--- Action item ---
Find the line that contains "A sample of U-235"; then retype it and each line after it, exactly, through the final line of the data below.

--- Collected data ---
____________

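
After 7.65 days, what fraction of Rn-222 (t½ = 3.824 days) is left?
N/N₀ = (1/2)^(t/t½) = 0.2499 = 25%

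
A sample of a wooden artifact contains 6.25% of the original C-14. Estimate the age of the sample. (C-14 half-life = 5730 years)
Age = t½ × log₂(1/ratio) = 22920 years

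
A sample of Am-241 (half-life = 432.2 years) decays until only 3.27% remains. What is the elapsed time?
t = t½ × log₂(N₀/N) = 2133 years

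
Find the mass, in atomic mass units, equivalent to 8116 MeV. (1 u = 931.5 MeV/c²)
m = E/c² = 8.713 u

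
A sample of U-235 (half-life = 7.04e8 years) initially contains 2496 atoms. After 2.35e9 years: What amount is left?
N = N₀(1/2)^(t/t½) = 246.8 atoms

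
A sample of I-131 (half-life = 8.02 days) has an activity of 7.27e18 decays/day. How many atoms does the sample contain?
N = A/λ = 8.412e19 atoms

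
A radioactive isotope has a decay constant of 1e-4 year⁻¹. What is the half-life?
t½ = ln(2)/λ = 6931 years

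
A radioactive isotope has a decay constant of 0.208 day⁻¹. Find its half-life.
t½ = ln(2)/λ = 3.332 days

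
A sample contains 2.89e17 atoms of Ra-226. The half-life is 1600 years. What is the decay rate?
A = λN = 1.252e14 decays/year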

____________

--- Response box ---
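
A sample of U-235 (half-life = 7.04e8 years) initially contains 2496 atoms. After 2.35e9 years: What amount is left?
N = N₀(1/2)^(t/t½) = 246.8 atoms

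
A sample of I-131 (half-life = 8.02 days) has an activity of 7.27e18 decays/day. How many atoms does the sample contain?
N = A/λ = 8.412e19 atoms

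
A radioactive isotope has a decay constant of 1e-4 year⁻¹. What is the half-life?
t½ = ln(2)/λ = 6931 years

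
A radioactive isotope has a decay constant of 0.208 day⁻¹. Find its half-life.
t½ = ln(2)/λ = 3.332 days

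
A sample contains 2.89e17 atoms of Ra-226. The half-life is 1600 years. What is the decay rate?
A = λN = 1.252e14 decays/year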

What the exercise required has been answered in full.